For the entries below, say how many lines hold the word "equals", with the number as the only reply.

(DATA SHOWN begins)

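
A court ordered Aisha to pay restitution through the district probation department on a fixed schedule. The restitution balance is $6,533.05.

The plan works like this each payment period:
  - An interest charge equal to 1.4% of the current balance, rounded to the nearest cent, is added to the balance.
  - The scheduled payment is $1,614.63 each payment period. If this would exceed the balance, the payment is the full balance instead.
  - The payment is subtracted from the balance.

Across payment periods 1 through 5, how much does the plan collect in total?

Payment period 1: opening $6,533.05; interest $91.46 → $6,624.51; payment $1,614.63; balance $5,009.88
Payment period 2: opening $5,009.88; interest $70.14 → $5,080.02; payment $1,614.63; balance $3,465.39
Payment period 3: opening $3,465.39; interest $48.52 → $3,513.91; payment $1,614.63; balance $1,899.28
Payment period 4: opening $1,899.28; interest $26.59 → $1,925.87; payment $1,614.63; balance $311.24
Payment period 5: opening $311.24; interest $4.36 → $315.60; payment $315.60; balance $0.00
Total paid: $6,774.12

$6,774.12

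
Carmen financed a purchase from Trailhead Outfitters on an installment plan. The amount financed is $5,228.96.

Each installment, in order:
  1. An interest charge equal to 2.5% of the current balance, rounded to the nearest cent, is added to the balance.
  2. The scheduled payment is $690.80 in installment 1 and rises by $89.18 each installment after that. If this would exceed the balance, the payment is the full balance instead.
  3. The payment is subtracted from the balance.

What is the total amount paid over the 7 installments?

$5,757.42

# | Opening | Interest | Payment | End bal
1 | $5,228.96 | $130.72 | $690.80 | $4,668.88
2 | $4,668.88 | $116.72 | $779.98 | $4,005.62
3 | $4,005.62 | $100.14 | $869.16 | $3,236.60
4 | $3,236.60 | $80.92 | $958.34 | $2,359.18
5 | $2,359.18 | $58.98 | $1,047.52 | $1,370.64
6 | $1,370.64 | $34.27 | $1,136.70 | $268.21
7 | $268.21 | $6.71 | $274.92 | $0.00
Total paid: $5,757.42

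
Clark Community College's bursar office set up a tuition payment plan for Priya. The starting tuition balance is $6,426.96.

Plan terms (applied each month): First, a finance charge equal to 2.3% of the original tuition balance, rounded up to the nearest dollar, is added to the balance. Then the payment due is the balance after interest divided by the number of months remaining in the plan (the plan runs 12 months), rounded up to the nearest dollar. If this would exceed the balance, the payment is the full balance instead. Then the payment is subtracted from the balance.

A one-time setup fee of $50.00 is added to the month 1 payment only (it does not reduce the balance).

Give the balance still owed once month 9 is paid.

$2,168.96

Month 1: opening $6,426.96; interest $148.00 → $6,574.96; payment $548.00 (+ $50.00 fee); balance $6,026.96
Month 2: opening $6,026.96; interest $148.00 → $6,174.96; payment $562.00; balance $5,612.96
Month 3: opening $5,612.96; interest $148.00 → $5,760.96; payment $577.00; balance $5,183.96
Month 4: opening $5,183.96; interest $148.00 → $5,331.96; payment $593.00; balance $4,738.96
Month 5: opening $4,738.96; interest $148.00 → $4,886.96; payment $611.00; balance $4,275.96
Month 6: opening $4,275.96; interest $148.00 → $4,423.96; payment $632.00; balance $3,791.96
Month 7: opening $3,791.96; interest $148.00 → $3,939.96; payment $657.00; balance $3,282.96
Month 8: opening $3,282.96; interest $148.00 → $3,430.96; payment $687.00; balance $2,743.96
Month 9: opening $2,743.96; interest $148.00 → $2,891.96; payment $723.00; balance $2,168.96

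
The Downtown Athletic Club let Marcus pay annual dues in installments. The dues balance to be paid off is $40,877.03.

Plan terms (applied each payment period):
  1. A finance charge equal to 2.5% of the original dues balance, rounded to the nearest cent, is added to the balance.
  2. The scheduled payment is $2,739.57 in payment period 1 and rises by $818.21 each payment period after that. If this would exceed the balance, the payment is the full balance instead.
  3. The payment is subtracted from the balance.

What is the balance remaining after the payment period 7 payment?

$11,671.14

Payment period 1: $40,877.03 +$1,021.93 interest = $41,898.96; pay $2,739.57 → $39,159.39
Payment period 2: $39,159.39 +$1,021.93 interest = $40,181.32; pay $3,557.78 → $36,623.54
Payment period 3: $36,623.54 +$1,021.93 interest = $37,645.47; pay $4,375.99 → $33,269.48
Payment period 4: $33,269.48 +$1,021.93 interest = $34,291.41; pay $5,194.20 → $29,097.21
Payment period 5: $29,097.21 +$1,021.93 interest = $30,119.14; pay $6,012.41 → $24,106.73
Payment period 6: $24,106.73 +$1,021.93 interest = $25,128.66; pay $6,830.62 → $18,298.04
Payment period 7: $18,298.04 +$1,021.93 interest = $19,319.97; pay $7,648.83 → $11,671.14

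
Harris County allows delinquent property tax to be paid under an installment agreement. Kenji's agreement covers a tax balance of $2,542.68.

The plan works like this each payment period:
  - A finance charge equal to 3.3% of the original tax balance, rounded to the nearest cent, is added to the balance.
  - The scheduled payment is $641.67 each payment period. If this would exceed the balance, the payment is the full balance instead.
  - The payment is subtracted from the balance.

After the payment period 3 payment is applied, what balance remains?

$869.40

Payment period 1: opening $2,542.68; interest $83.91 → $2,626.59; payment $641.67; balance $1,984.92
Payment period 2: opening $1,984.92; interest $83.91 → $2,068.83; payment $641.67; balance $1,427.16
Payment period 3: opening $1,427.16; interest $83.91 → $1,511.07; payment $641.67; balance $869.40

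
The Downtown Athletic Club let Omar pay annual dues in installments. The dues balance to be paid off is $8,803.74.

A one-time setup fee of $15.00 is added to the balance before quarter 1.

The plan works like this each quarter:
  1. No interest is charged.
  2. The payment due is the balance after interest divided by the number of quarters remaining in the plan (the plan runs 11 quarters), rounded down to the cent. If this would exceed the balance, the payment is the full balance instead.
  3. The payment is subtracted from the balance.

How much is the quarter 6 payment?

$801.70

Quarter 1: opening $8,818.74; payment $801.70; balance $8,017.04
Quarter 2: opening $8,017.04; payment $801.70; balance $7,215.34
Quarter 3: opening $7,215.34; payment $801.70; balance $6,413.64
Quarter 4: opening $6,413.64; payment $801.70; balance $5,611.94
Quarter 5: opening $5,611.94; payment $801.70; balance $4,810.24
Quarter 6: opening $4,810.24; payment $801.70; balance $4,008.54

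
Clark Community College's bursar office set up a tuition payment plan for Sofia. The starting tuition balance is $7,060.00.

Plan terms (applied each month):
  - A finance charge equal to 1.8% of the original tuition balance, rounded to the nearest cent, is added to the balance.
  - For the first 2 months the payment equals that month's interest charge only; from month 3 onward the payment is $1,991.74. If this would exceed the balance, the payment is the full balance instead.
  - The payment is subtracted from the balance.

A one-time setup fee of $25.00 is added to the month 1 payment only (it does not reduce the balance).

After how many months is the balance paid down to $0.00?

6

Month 1: $7,060.00 +$127.08 interest = $7,187.08; pay $127.08 (+ $25.00 fee) → $7,060.00
Month 2: $7,060.00 +$127.08 interest = $7,187.08; pay $127.08 → $7,060.00
Month 3: $7,060.00 +$127.08 interest = $7,187.08; pay $1,991.74 → $5,195.34
Month 4: $5,195.34 +$127.08 interest = $5,322.42; pay $1,991.74 → $3,330.68
Month 5: $3,330.68 +$127.08 interest = $3,457.76; pay $1,991.74 → $1,466.02
Month 6: $1,466.02 +$127.08 interest = $1,593.10; pay $1,593.10 → $0.00
Balance reaches $0.00 in month 6.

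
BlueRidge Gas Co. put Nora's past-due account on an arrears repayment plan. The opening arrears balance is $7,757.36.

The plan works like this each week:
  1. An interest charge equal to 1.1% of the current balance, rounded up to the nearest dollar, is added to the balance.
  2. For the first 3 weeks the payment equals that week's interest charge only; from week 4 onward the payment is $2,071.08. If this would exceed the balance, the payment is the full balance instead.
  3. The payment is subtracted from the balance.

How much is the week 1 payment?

$86.00

Week 1: $7,757.36 +$86.00 interest = $7,843.36; pay $86.00 → $7,757.36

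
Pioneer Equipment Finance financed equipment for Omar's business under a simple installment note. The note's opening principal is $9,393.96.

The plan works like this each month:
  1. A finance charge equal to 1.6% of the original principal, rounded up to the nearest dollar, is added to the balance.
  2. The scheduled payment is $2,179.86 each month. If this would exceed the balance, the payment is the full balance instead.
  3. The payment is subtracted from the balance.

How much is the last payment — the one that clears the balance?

Month 1: opening $9,393.96; interest $151.00 → $9,544.96; payment $2,179.86; balance $7,365.10
Month 2: opening $7,365.10; interest $151.00 → $7,516.10; payment $2,179.86; balance $5,336.24
Month 3: opening $5,336.24; interest $151.00 → $5,487.24; payment $2,179.86; balance $3,307.38
Month 4: opening $3,307.38; interest $151.00 → $3,458.38; payment $2,179.86; balance $1,278.52
Month 5: opening $1,278.52; interest $151.00 → $1,429.52; payment $1,429.52; balance $0.00

$1,429.52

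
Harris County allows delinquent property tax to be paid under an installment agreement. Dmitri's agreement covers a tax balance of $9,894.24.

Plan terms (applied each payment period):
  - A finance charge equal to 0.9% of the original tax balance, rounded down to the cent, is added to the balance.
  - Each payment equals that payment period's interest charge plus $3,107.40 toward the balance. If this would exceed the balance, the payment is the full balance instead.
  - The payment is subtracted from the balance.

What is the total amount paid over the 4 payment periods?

Payment period 1: $9,894.24 +$89.04 interest = $9,983.28; pay $3,196.44 → $6,786.84
Payment period 2: $6,786.84 +$89.04 interest = $6,875.88; pay $3,196.44 → $3,679.44
Payment period 3: $3,679.44 +$89.04 interest = $3,768.48; pay $3,196.44 → $572.04
Payment period 4: $572.04 +$89.04 interest = $661.08; pay $661.08 → $0.00
Total paid: $10,250.40

$10,250.40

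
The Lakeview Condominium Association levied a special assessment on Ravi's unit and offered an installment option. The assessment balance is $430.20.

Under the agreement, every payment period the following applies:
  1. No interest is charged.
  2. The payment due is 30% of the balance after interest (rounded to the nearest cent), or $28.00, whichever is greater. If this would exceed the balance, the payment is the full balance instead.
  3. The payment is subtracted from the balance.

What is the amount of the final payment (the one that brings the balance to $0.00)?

Payment period 1: opening $430.20; payment $129.06; balance $301.14
Payment period 2: opening $301.14; payment $90.34; balance $210.80
Payment period 3: opening $210.80; payment $63.24; balance $147.56
Payment period 4: opening $147.56; payment $44.27; balance $103.29
Payment period 5: opening $103.29; payment $30.99; balance $72.30
Payment period 6: opening $72.30; payment $28.00; balance $44.30
Payment period 7: opening $44.30; payment $28.00; balance $16.30
Payment period 8: opening $16.30; payment $16.30; balance $0.00

$16.30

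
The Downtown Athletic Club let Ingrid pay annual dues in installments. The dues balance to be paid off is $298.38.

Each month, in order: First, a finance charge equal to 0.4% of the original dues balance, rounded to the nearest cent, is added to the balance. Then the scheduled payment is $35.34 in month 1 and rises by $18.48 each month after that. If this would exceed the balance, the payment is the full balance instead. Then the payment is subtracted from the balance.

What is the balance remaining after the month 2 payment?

Month 1: $298.38 +$1.19 interest = $299.57; pay $35.34 → $264.23
Month 2: $264.23 +$1.19 interest = $265.42; pay $53.82 → $211.60

$211.60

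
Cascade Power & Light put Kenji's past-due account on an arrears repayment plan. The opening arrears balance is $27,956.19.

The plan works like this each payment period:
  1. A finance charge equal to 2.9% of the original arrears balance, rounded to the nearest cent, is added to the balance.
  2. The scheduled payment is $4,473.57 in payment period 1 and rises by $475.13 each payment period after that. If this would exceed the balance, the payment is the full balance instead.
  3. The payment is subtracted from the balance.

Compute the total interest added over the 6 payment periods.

Payment period 1: $27,956.19 +$810.73 interest = $28,766.92; pay $4,473.57 → $24,293.35
Payment period 2: $24,293.35 +$810.73 interest = $25,104.08; pay $4,948.70 → $20,155.38
Payment period 3: $20,155.38 +$810.73 interest = $20,966.11; pay $5,423.83 → $15,542.28
Payment period 4: $15,542.28 +$810.73 interest = $16,353.01; pay $5,898.96 → $10,454.05
Payment period 5: $10,454.05 +$810.73 interest = $11,264.78; pay $6,374.09 → $4,890.69
Payment period 6: $4,890.69 +$810.73 interest = $5,701.42; pay $5,701.42 → $0.00
Total interest: $810.73 + $810.73 + $810.73 + $810.73 + $810.73 + $810.73 = $4,864.38

$4,864.38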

(DATA SHOWN ends)

WORKED SOLUTION.
3